-- Source material follows --

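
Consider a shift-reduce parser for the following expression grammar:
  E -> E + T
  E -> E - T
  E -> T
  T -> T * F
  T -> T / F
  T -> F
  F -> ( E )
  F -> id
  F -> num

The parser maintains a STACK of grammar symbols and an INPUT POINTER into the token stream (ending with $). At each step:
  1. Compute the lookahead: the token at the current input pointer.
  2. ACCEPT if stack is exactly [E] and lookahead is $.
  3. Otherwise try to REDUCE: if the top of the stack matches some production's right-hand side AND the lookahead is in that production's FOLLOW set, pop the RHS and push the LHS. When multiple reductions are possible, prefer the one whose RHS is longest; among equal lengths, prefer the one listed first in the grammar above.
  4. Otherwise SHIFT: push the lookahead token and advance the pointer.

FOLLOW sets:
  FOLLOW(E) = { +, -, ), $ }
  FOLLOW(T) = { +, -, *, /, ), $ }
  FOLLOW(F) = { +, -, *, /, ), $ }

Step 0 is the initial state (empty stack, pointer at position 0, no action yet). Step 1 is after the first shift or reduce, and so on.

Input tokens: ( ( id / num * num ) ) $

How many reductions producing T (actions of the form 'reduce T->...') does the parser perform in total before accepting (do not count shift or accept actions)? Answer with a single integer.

Step 1: shift (. Stack=[(] ptr=1 lookahead=( remaining=[( id / num * num ) ) $]
Step 2: shift (. Stack=[( (] ptr=2 lookahead=id remaining=[id / num * num ) ) $]
Step 3: shift id. Stack=[( ( id] ptr=3 lookahead=/ remaining=[/ num * num ) ) $]
Step 4: reduce F->id. Stack=[( ( F] ptr=3 lookahead=/ remaining=[/ num * num ) ) $]
Step 5: reduce T->F. Stack=[( ( T] ptr=3 lookahead=/ remaining=[/ num * num ) ) $]
Step 6: shift /. Stack=[( ( T /] ptr=4 lookahead=num remaining=[num * num ) ) $]
Step 7: shift num. Stack=[( ( T / num] ptr=5 lookahead=* remaining=[* num ) ) $]
Step 8: reduce F->num. Stack=[( ( T / F] ptr=5 lookahead=* remaining=[* num ) ) $]
Step 9: reduce T->T / F. Stack=[( ( T] ptr=5 lookahead=* remaining=[* num ) ) $]
Step 10: shift *. Stack=[( ( T *] ptr=6 lookahead=num remaining=[num ) ) $]
Step 11: shift num. Stack=[( ( T * num] ptr=7 lookahead=) remaining=[) ) $]
Step 12: reduce F->num. Stack=[( ( T * F] ptr=7 lookahead=) remaining=[) ) $]
Step 13: reduce T->T * F. Stack=[( ( T] ptr=7 lookahead=) remaining=[) ) $]
Step 14: reduce E->T. Stack=[( ( E] ptr=7 lookahead=) remaining=[) ) $]
Step 15: shift ). Stack=[( ( E )] ptr=8 lookahead=) remaining=[) $]
Step 16: reduce F->( E ). Stack=[( F] ptr=8 lookahead=) remaining=[) $]
Step 17: reduce T->F. Stack=[( T] ptr=8 lookahead=) remaining=[) $]
Step 18: reduce E->T. Stack=[( E] ptr=8 lookahead=) remaining=[) $]
Step 19: shift ). Stack=[( E )] ptr=9 lookahead=$ remaining=[$]
Step 20: reduce F->( E ). Stack=[F] ptr=9 lookahead=$ remaining=[$]
Step 21: reduce T->F. Stack=[T] ptr=9 lookahead=$ remaining=[$]
Step 22: reduce E->T. Stack=[E] ptr=9 lookahead=$ remaining=[$]
Step 23: accept. Stack=[E] ptr=9 lookahead=$ remaining=[$]

Answer: 5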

-- Source material concluded --

• **Try it**
If a line of the data contains the word "push", it should be counted; state the total and nothing more.

• **Exercise solution**
2